[Task instructions]:
Every line below that holds the word "Omar" must be listed.

[Collected data]
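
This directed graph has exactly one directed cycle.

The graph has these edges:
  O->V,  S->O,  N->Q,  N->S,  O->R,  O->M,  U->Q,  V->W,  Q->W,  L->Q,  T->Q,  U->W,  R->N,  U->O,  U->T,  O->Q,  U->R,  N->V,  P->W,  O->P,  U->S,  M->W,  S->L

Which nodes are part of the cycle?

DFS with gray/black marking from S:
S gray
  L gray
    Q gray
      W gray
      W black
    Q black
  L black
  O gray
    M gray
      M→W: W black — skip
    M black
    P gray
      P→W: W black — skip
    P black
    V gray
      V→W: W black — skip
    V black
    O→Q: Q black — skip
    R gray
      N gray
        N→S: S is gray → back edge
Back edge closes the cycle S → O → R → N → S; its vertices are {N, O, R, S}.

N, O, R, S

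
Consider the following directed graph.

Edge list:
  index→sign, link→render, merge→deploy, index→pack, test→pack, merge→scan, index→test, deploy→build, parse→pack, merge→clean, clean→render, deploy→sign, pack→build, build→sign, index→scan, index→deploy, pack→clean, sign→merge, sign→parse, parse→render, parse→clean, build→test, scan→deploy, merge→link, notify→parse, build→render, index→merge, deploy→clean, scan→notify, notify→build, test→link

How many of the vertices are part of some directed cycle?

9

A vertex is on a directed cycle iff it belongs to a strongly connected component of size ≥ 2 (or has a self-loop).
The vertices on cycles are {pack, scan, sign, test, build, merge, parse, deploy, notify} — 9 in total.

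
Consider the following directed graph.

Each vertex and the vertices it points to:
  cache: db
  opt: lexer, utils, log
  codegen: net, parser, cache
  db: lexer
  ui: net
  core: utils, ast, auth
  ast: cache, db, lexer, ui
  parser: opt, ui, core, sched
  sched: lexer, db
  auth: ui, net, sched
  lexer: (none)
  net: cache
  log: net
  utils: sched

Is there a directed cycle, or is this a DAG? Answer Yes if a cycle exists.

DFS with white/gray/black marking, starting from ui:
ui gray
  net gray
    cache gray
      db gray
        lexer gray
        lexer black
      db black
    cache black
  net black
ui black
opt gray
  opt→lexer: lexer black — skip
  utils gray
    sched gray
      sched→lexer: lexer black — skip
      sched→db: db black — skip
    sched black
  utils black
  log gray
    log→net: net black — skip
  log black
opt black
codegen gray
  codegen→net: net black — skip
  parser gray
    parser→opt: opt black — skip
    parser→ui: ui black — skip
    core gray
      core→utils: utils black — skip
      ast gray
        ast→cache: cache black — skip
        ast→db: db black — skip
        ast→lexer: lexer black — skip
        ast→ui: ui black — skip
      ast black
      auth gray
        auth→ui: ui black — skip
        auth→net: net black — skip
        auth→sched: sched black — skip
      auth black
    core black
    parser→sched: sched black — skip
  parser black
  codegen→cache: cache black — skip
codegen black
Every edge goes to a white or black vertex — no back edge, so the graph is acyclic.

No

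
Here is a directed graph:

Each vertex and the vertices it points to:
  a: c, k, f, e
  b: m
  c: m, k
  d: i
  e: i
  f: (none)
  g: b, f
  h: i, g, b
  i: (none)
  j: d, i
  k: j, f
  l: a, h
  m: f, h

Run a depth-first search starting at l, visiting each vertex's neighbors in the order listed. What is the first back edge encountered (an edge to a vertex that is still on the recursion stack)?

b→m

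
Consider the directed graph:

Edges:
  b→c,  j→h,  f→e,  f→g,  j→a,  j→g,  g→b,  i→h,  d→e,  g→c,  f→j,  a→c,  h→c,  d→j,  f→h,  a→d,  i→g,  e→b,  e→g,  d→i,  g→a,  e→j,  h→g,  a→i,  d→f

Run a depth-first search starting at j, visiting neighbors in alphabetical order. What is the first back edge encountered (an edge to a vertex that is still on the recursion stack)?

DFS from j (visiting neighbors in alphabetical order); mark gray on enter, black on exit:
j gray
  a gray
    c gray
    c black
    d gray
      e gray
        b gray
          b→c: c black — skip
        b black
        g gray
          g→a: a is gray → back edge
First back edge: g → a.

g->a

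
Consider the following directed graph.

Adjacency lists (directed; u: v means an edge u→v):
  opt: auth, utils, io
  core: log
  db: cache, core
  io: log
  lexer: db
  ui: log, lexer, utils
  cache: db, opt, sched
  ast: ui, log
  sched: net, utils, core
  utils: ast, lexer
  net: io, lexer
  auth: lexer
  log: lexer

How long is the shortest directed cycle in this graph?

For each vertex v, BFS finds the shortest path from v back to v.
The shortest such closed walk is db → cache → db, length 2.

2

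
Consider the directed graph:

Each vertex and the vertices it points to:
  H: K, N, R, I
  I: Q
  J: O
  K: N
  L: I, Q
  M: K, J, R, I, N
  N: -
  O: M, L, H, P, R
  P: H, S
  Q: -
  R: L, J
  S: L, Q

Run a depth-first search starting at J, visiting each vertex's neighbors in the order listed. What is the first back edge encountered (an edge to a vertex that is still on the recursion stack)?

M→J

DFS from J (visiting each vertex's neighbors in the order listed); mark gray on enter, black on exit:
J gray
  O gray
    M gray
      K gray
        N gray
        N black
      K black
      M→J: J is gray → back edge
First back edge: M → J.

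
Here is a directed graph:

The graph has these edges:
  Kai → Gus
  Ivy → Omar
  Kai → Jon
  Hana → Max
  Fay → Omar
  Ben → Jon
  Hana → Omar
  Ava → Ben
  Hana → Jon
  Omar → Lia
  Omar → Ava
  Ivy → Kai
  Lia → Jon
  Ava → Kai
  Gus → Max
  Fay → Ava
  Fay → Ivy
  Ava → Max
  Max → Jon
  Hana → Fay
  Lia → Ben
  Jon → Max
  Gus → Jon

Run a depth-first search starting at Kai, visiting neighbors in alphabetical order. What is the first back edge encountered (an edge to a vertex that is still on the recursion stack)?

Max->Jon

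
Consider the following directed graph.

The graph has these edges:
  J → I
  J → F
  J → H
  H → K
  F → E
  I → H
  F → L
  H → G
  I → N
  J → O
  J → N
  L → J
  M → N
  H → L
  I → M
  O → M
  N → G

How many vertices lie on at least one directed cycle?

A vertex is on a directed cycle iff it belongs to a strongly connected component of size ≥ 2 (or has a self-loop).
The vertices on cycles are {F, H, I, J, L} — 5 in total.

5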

[Task response]:
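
  Ivy → Omar
  Fay → Omar
  Hana → Omar
  Omar → Lia
  Omar → Ava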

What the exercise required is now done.